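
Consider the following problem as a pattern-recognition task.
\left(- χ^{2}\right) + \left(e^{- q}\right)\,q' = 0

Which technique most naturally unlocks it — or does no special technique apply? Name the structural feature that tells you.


Best approach: separation of variables — solved for the derivative, the right side splits multiplicatively into a function of each variable alone — divide and integrate each side. One could also solve this as an exact equation; with each coefficient in its own variable, separating is the same work with fewer steps.


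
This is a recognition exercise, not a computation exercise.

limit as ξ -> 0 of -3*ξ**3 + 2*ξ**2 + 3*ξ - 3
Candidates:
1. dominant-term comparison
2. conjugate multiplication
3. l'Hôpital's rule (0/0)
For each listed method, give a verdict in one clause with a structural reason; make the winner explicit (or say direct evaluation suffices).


Diagnosis: no special technique — nothing blocks direct substitution at 0: plug in and finish.
- dominant-term comparison — this limit is not decided by comparing leading-term growth at infinity.
- conjugate multiplication: no divergent radical difference is present for a conjugate pair to cancel.
- l'Hôpital's rule (0/0): substituting the point produces a determinate value, not a 0 over 0 clash.


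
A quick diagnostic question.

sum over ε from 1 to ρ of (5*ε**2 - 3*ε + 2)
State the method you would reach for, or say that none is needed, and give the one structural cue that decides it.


Best approach: no special technique — with only polynomial terms in ε present, the classical sum-of-powers identities are all you need.


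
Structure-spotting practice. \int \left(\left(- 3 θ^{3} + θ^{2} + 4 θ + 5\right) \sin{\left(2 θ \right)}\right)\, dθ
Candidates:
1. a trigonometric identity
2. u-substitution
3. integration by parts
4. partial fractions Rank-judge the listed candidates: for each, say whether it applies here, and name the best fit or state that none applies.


Diagnosis: integration by parts — the integrand splits as - 3 θ^{3} + θ^{2} + 4 θ + 5 times \sin{\left(2 θ \right)} — repeatedly differentiating the polynomial part kills it, which is the parts ladder.
- a trigonometric identity: no even trigonometric power and no product of distinct frequencies to rewrite.
- u-substitution: no subexpression of the integrand serves as a whole-integral substitution inner — individual terms may offer their own, but none carries its derivative as a factor of the full integrand; a working change of variable would have to be constructed from outside the expression.
- integration by parts: applicable, and directly so.
- partial fractions: the expression is not a ratio of polynomials that decomposes further.


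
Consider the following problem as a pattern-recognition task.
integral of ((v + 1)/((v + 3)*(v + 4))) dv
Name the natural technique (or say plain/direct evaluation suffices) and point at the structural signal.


Method: partial fractions — a proper rational integrand whose denominator splits into simpler factors — decompose into partial fractions first.


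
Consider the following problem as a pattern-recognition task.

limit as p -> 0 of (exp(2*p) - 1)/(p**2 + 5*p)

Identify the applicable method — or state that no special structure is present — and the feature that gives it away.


Verdict: l'Hôpital's rule (0/0) — both numerator and denominator vanish at 0: the genuine 0/0 indeterminate that l'Hôpital exists for. Known elementary limits would finish this too — the rule just bypasses the case analysis.


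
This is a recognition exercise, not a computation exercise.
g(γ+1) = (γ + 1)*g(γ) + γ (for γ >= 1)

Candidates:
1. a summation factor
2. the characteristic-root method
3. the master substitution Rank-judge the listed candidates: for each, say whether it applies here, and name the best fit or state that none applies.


Best approach: a summation factor — rescale the sequence by the product of the weights γ + 1 so far — the recurrence collapses to a plain running sum.
- a summation factor — yes — fits the structure here.
- the characteristic-root method — the coefficients vary with the index, breaking the constant-coefficient structure the method needs.
- the master substitution — the recursion shifts the index rather than dividing it.


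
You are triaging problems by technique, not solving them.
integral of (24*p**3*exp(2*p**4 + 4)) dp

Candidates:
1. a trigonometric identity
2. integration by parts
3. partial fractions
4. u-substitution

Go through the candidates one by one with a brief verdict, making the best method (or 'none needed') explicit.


Best approach: u-substitution — gathered as a product, the integrand carries the factor 24*p**3 — up to a constant, the derivative of the inner expression 2*p**4 + 4 — so u = 2*p**4 + 4 collapses the integral.
- a trigonometric identity — there is no trigonometric structure at all — the integrand carries no sine or cosine to rewrite.
- integration by parts — the non-polynomial partner is not one of the parts kernels — exp, sine, or cosine with a degree-1 argument, or a logarithm.
- partial fractions: the expression is not a ratio of polynomials that decomposes further.
- u-substitution — applicable, and directly so.


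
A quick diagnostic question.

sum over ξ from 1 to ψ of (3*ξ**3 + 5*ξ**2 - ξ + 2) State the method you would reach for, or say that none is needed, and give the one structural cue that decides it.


Verdict: no special technique — nothing telescopes and nothing is geometric; polynomial terms in ξ sum term by term.


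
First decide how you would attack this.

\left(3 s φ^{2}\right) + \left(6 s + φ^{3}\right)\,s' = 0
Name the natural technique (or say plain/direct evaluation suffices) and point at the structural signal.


Verdict: the exact-equation method — 3 s φ^{2} and 6 s + φ^{3} pass the exactness check on the nose, so no integrating factor in φ or s is needed at all.


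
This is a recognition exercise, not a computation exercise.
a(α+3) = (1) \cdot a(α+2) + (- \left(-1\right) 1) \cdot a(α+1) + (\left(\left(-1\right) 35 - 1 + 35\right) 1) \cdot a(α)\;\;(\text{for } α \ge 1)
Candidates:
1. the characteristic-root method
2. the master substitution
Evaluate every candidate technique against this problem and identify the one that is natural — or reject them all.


Diagnosis: the characteristic-root method — try a geometric ansatz r^α: constant coefficients turn the recurrence into one polynomial equation in r.
- the characteristic-root method — applies; the problem has the shape this method handles.
- the master substitution — the recursion shifts the index rather than dividing it.


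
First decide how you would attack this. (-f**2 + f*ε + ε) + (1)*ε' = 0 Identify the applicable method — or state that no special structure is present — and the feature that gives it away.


Method: a linear integrating factor — the unknown enters only to the first power against a nonzero forcing term — the integrating-factor template applies directly.


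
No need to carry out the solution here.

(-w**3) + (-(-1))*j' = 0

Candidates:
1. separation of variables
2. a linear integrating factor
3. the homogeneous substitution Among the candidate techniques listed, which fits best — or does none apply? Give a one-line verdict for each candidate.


Method: no special technique — with j absent the equation is not coupled at all: direct integration in w.
- separation of variables: any separation here is vacuous (nothing depends on the unknown); direct integration is the honest label.
- a linear integrating factor — with the unknown absent the integrating factor is a formality; direct integration is the working structure.
- the homogeneous substitution: the slope does not depend on the ratio of the variables alone.


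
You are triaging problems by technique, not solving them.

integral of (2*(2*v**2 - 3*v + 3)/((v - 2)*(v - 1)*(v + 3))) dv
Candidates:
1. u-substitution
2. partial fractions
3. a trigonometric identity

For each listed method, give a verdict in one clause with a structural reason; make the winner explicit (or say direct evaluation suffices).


Diagnosis: partial fractions — a proper rational integrand whose denominator splits into simpler factors — decompose into partial fractions first.
- u-substitution: no subexpression of the integrand serves as a whole-integral substitution inner — individual terms may offer their own, but none carries its derivative as a factor of the full integrand; a working change of variable would have to be constructed from outside the expression.
- partial fractions: applicable, and directly so.
- a trigonometric identity — there is no trigonometric structure at all — the integrand carries no sine or cosine to rewrite.


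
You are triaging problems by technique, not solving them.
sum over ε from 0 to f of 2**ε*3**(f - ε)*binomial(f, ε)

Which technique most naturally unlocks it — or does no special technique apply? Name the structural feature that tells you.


Technique: the binomial theorem — the summand is term ε of a binomial expansion in 2 and 3; the whole sum is a single power.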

——

How to complete this task — Each record above should be returned exactly as written.

Answer space —
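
Consider the following problem as a pattern-recognition task.
\left(- χ^{2}\right) + \left(e^{- q}\right)\,q' = 0

Which technique most naturally unlocks it — or does no special technique apply? Name the structural feature that tells you.


Best approach: separation of variables — solved for the derivative, the right side splits multiplicatively into a function of each variable alone — divide and integrate each side. One could also solve this as an exact equation; with each coefficient in its own variable, separating is the same work with fewer steps.


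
This is a recognition exercise, not a computation exercise.

limit as ξ -> 0 of -3*ξ**3 + 2*ξ**2 + 3*ξ - 3
Candidates:
1. dominant-term comparison
2. conjugate multiplication
3. l'Hôpital's rule (0/0)
For each listed method, give a verdict in one clause with a structural reason; make the winner explicit (or say direct evaluation suffices).


Diagnosis: no special technique — nothing blocks direct substitution at 0: plug in and finish.
- dominant-term comparison — this limit is not decided by comparing leading-term growth at infinity.
- conjugate multiplication: no divergent radical difference is present for a conjugate pair to cancel.
- l'Hôpital's rule (0/0): substituting the point produces a determinate value, not a 0 over 0 clash.


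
A quick diagnostic question.

sum over ε from 1 to ρ of (5*ε**2 - 3*ε + 2)
State the method you would reach for, or say that none is needed, and give the one structural cue that decides it.


Best approach: no special technique — with only polynomial terms in ε present, the classical sum-of-powers identities are all you need.


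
Structure-spotting practice. \int \left(\left(- 3 θ^{3} + θ^{2} + 4 θ + 5\right) \sin{\left(2 θ \right)}\right)\, dθ
Candidates:
1. a trigonometric identity
2. u-substitution
3. integration by parts
4. partial fractions Rank-judge the listed candidates: for each, say whether it applies here, and name the best fit or state that none applies.


Diagnosis: integration by parts — the integrand splits as - 3 θ^{3} + θ^{2} + 4 θ + 5 times \sin{\left(2 θ \right)} — repeatedly differentiating the polynomial part kills it, which is the parts ladder.
- a trigonometric identity: no even trigonometric power and no product of distinct frequencies to rewrite.
- u-substitution: no subexpression of the integrand serves as a whole-integral substitution inner — individual terms may offer their own, but none carries its derivative as a factor of the full integrand; a working change of variable would have to be constructed from outside the expression.
- integration by parts: applicable, and directly so.
- partial fractions: the expression is not a ratio of polynomials that decomposes further.


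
Consider the following problem as a pattern-recognition task.
integral of ((v + 1)/((v + 3)*(v + 4))) dv
Name the natural technique (or say plain/direct evaluation suffices) and point at the structural signal.


Method: partial fractions — a proper rational integrand whose denominator splits into simpler factors — decompose into partial fractions first.


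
Consider the following problem as a pattern-recognition task.

limit as p -> 0 of (exp(2*p) - 1)/(p**2 + 5*p)

Identify the applicable method — or state that no special structure is present — and the feature that gives it away.


Verdict: l'Hôpital's rule (0/0) — both numerator and denominator vanish at 0: the genuine 0/0 indeterminate that l'Hôpital exists for. Known elementary limits would finish this too — the rule just bypasses the case analysis.


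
This is a recognition exercise, not a computation exercise.
g(γ+1) = (γ + 1)*g(γ) + γ (for γ >= 1)

Candidates:
1. a summation factor
2. the characteristic-root method
3. the master substitution Rank-judge the listed candidates: for each, say whether it applies here, and name the best fit or state that none applies.


Best approach: a summation factor — rescale the sequence by the product of the weights γ + 1 so far — the recurrence collapses to a plain running sum.
- a summation factor — yes — fits the structure here.
- the characteristic-root method — the coefficients vary with the index, breaking the constant-coefficient structure the method needs.
- the master substitution — the recursion shifts the index rather than dividing it.


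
You are triaging problems by technique, not solving them.
integral of (24*p**3*exp(2*p**4 + 4)) dp

Candidates:
1. a trigonometric identity
2. integration by parts
3. partial fractions
4. u-substitution

Go through the candidates one by one with a brief verdict, making the best method (or 'none needed') explicit.


Best approach: u-substitution — gathered as a product, the integrand carries the factor 24*p**3 — up to a constant, the derivative of the inner expression 2*p**4 + 4 — so u = 2*p**4 + 4 collapses the integral.
- a trigonometric identity — there is no trigonometric structure at all — the integrand carries no sine or cosine to rewrite.
- integration by parts — the non-polynomial partner is not one of the parts kernels — exp, sine, or cosine with a degree-1 argument, or a logarithm.
- partial fractions: the expression is not a ratio of polynomials that decomposes further.
- u-substitution — applicable, and directly so.


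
A quick diagnostic question.

sum over ξ from 1 to ψ of (3*ξ**3 + 5*ξ**2 - ξ + 2) State the method you would reach for, or say that none is needed, and give the one structural cue that decides it.


Verdict: no special technique — nothing telescopes and nothing is geometric; polynomial terms in ξ sum term by term.


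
First decide how you would attack this.

\left(3 s φ^{2}\right) + \left(6 s + φ^{3}\right)\,s' = 0
Name the natural technique (or say plain/direct evaluation suffices) and point at the structural signal.


Verdict: the exact-equation method — 3 s φ^{2} and 6 s + φ^{3} pass the exactness check on the nose, so no integrating factor in φ or s is needed at all.


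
This is a recognition exercise, not a computation exercise.
a(α+3) = (1) \cdot a(α+2) + (- \left(-1\right) 1) \cdot a(α+1) + (\left(\left(-1\right) 35 - 1 + 35\right) 1) \cdot a(α)\;\;(\text{for } α \ge 1)
Candidates:
1. the characteristic-root method
2. the master substitution
Evaluate every candidate technique against this problem and identify the one that is natural — or reject them all.


Diagnosis: the characteristic-root method — try a geometric ansatz r^α: constant coefficients turn the recurrence into one polynomial equation in r.
- the characteristic-root method — applies; the problem has the shape this method handles.
- the master substitution — the recursion shifts the index rather than dividing it.


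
First decide how you would attack this. (-f**2 + f*ε + ε) + (1)*ε' = 0 Identify the applicable method — or state that no special structure is present — and the feature that gives it away.


Method: a linear integrating factor — the unknown enters only to the first power against a nonzero forcing term — the integrating-factor template applies directly.


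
No need to carry out the solution here.

(-w**3) + (-(-1))*j' = 0

Candidates:
1. separation of variables
2. a linear integrating factor
3. the homogeneous substitution Among the candidate techniques listed, which fits best — or does none apply? Give a one-line verdict for each candidate.


Method: no special technique — with j absent the equation is not coupled at all: direct integration in w.
- separation of variables: any separation here is vacuous (nothing depends on the unknown); direct integration is the honest label.
- a linear integrating factor — with the unknown absent the integrating factor is a formality; direct integration is the working structure.
- the homogeneous substitution: the slope does not depend on the ratio of the variables alone.


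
You are triaging problems by technique, not solving them.

integral of (2*(2*v**2 - 3*v + 3)/((v - 2)*(v - 1)*(v + 3))) dv
Candidates:
1. u-substitution
2. partial fractions
3. a trigonometric identity

For each listed method, give a verdict in one clause with a structural reason; make the winner explicit (or say direct evaluation suffices).


Diagnosis: partial fractions — a proper rational integrand whose denominator splits into simpler factors — decompose into partial fractions first.
- u-substitution: no subexpression of the integrand serves as a whole-integral substitution inner — individual terms may offer their own, but none carries its derivative as a factor of the full integrand; a working change of variable would have to be constructed from outside the expression.
- partial fractions: applicable, and directly so.
- a trigonometric identity — there is no trigonometric structure at all — the integrand carries no sine or cosine to rewrite.


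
You are triaging problems by technique, not solving them.
sum over ε from 0 to f of 2**ε*3**(f - ε)*binomial(f, ε)

Which technique most naturally unlocks it — or does no special technique apply? Name the structural feature that tells you.


Technique: the binomial theorem — the summand is term ε of a binomial expansion in 2 and 3; the whole sum is a single power.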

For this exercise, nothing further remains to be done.